**Work task**
All the data beneath this line is to be reproduced exactly.

Saved data entries:
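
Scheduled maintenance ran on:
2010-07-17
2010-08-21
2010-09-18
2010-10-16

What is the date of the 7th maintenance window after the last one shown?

These are Saturdays at 28- or 35-day spacing (35, 28, 28).
The pattern: 3rd Saturday of the month.
3rd Saturday of November 2010: 2010-11-20.
3rd Saturday of December 2010: 2010-12-18.
January 2011 — 3rd Saturday is 2011-01-15.
3rd Saturday of February 2011: 2011-02-19.
3rd Saturday of March 2011: 2011-03-19.
3rd Saturday of April 2011: 2011-04-16.
3rd Saturday of May 2011: 2011-05-21.

2011-05-21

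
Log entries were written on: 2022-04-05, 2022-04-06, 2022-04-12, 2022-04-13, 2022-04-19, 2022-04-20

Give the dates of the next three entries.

Gaps: 1, 6, 1, 6, 1 days — not constant, but cyclic with period 2.
The events fall on every Tuesday and Wednesday.
Next Tuesday: 2022-04-26.
The following Wednesday is 2022-04-27.
The following Tuesday is 2022-05-03.

2022-04-26, 2022-04-27, 2022-05-03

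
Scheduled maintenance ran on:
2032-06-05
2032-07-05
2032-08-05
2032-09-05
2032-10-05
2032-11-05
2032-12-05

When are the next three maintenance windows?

2033-01-05, 2033-02-05, 2033-03-05

The day-of-month is always 5 (30, 31, 31, 30, 31, 30 days between events).
So this recurs on the 5th of each month.
January 2033: 2033-01-05.
February 2033: 2033-02-05.
March 2033: 2033-03-05.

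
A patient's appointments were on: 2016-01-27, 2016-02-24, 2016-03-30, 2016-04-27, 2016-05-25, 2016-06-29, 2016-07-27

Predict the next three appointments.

These are Wednesdays with 28, 35, 28, 28, 35, 28-day gaps.
Each is the final Wednesday of its month — 2016-03-30 is past the 28th, so '4th Wednesday' doesn't fit.
Last Wednesday of August 2016: 2016-08-31.
September 2016 ends with Wednesday 2016-09-28.
Last Wednesday of October 2016: 2016-10-26.

2016-08-31, 2016-09-28, 2016-10-26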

**Exercise result**
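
Scheduled maintenance ran on:
2010-07-17
2010-08-21
2010-09-18
2010-10-16

What is the date of the 7th maintenance window after the last one shown?

These are Saturdays at 28- or 35-day spacing (35, 28, 28).
The pattern: 3rd Saturday of the month.
3rd Saturday of November 2010: 2010-11-20.
3rd Saturday of December 2010: 2010-12-18.
January 2011 — 3rd Saturday is 2011-01-15.
3rd Saturday of February 2011: 2011-02-19.
3rd Saturday of March 2011: 2011-03-19.
3rd Saturday of April 2011: 2011-04-16.
3rd Saturday of May 2011: 2011-05-21.

2011-05-21

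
Log entries were written on: 2022-04-05, 2022-04-06, 2022-04-12, 2022-04-13, 2022-04-19, 2022-04-20

Give the dates of the next three entries.

Gaps: 1, 6, 1, 6, 1 days — not constant, but cyclic with period 2.
The events fall on every Tuesday and Wednesday.
Next Tuesday: 2022-04-26.
The following Wednesday is 2022-04-27.
The following Tuesday is 2022-05-03.

2022-04-26, 2022-04-27, 2022-05-03

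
Scheduled maintenance ran on:
2032-06-05
2032-07-05
2032-08-05
2032-09-05
2032-10-05
2032-11-05
2032-12-05

When are the next three maintenance windows?

2033-01-05, 2033-02-05, 2033-03-05

The day-of-month is always 5 (30, 31, 31, 30, 31, 30 days between events).
So this recurs on the 5th of each month.
January 2033: 2033-01-05.
February 2033: 2033-02-05.
March 2033: 2033-03-05.

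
A patient's appointments were on: 2016-01-27, 2016-02-24, 2016-03-30, 2016-04-27, 2016-05-25, 2016-06-29, 2016-07-27

Predict the next three appointments.

These are Wednesdays with 28, 35, 28, 28, 35, 28-day gaps.
Each is the final Wednesday of its month — 2016-03-30 is past the 28th, so '4th Wednesday' doesn't fit.
Last Wednesday of August 2016: 2016-08-31.
September 2016 ends with Wednesday 2016-09-28.
Last Wednesday of October 2016: 2016-10-26.

2016-08-31, 2016-09-28, 2016-10-26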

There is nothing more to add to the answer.